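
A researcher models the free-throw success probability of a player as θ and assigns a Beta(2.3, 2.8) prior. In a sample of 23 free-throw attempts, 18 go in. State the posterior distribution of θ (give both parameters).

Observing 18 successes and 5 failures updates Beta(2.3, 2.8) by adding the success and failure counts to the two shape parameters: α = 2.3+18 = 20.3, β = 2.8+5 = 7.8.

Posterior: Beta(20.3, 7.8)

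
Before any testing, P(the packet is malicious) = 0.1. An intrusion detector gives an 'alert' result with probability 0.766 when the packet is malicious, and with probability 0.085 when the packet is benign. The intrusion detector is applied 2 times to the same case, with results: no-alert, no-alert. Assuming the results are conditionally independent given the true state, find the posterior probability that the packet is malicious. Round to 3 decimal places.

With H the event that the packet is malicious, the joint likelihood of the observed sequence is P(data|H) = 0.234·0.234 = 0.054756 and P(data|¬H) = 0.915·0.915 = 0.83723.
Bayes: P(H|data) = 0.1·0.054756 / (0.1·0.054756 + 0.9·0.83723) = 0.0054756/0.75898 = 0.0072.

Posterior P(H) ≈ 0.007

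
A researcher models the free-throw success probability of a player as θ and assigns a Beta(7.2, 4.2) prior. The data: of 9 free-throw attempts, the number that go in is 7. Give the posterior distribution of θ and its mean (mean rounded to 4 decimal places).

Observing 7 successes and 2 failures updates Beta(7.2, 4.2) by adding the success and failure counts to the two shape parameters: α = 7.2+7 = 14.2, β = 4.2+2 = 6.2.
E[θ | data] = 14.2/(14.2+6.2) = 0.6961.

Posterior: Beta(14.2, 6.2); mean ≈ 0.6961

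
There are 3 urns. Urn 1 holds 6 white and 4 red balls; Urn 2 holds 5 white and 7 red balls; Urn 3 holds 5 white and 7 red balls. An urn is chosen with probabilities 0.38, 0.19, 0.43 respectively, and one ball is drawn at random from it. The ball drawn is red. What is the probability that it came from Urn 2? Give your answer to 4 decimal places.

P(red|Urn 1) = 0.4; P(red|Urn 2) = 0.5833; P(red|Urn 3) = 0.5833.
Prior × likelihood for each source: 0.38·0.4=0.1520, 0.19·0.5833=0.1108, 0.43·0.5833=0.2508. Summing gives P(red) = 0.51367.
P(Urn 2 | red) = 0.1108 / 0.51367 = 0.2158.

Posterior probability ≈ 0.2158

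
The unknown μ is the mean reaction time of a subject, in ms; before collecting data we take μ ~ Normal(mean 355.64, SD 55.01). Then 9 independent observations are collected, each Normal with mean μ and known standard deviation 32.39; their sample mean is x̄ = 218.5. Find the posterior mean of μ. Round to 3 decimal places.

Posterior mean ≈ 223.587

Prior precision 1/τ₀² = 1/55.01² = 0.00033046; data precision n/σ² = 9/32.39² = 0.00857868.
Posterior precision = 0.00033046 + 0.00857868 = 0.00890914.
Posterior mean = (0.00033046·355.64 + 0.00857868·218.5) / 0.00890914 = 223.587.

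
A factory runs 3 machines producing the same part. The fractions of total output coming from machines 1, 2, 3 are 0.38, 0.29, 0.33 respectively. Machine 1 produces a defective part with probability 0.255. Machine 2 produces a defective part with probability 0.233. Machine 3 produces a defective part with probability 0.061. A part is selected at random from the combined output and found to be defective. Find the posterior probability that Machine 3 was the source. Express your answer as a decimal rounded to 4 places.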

-*-*-

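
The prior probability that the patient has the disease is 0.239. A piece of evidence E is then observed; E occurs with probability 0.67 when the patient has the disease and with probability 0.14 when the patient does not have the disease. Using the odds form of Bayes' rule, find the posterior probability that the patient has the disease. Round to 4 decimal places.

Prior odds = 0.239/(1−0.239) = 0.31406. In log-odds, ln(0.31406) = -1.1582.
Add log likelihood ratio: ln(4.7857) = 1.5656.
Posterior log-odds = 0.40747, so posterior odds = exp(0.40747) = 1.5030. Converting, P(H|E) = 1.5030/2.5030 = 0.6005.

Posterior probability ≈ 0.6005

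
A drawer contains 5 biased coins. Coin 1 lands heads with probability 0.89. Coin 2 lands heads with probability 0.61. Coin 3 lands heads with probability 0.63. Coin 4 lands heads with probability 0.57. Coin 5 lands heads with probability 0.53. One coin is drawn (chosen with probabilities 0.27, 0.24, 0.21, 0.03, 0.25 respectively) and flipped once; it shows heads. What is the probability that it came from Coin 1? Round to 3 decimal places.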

-*-*-

Look back at the entries above. Retype the line with "The prior probability", the line with "A drawer contains", and all lines in between.

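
The prior probability that the patient has the disease is 0.239. A piece of evidence E is then observed; E occurs with probability 0.67 when the patient has the disease and with probability 0.14 when the patient does not have the disease. Using the odds form of Bayes' rule, find the posterior probability that the patient has the disease. Round to 4 decimal places.

Prior odds = 0.239/(1−0.239) = 0.31406. In log-odds, ln(0.31406) = -1.1582.
Add log likelihood ratio: ln(4.7857) = 1.5656.
Posterior log-odds = 0.40747, so posterior odds = exp(0.40747) = 1.5030. Converting, P(H|E) = 1.5030/2.5030 = 0.6005.

Posterior probability ≈ 0.6005

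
A drawer contains 5 biased coins. Coin 1 lands heads with probability 0.89. Coin 2 lands heads with probability 0.61. Coin 3 lands heads with probability 0.63. Coin 4 lands heads with probability 0.57. Coin 5 lands heads with probability 0.53. One coin is drawn (chosen with probabilities 0.27, 0.24, 0.21, 0.03, 0.25 respectively) and flipped once; it shows heads. What is the probability that it came from Coin 1? Round to 3 decimal places.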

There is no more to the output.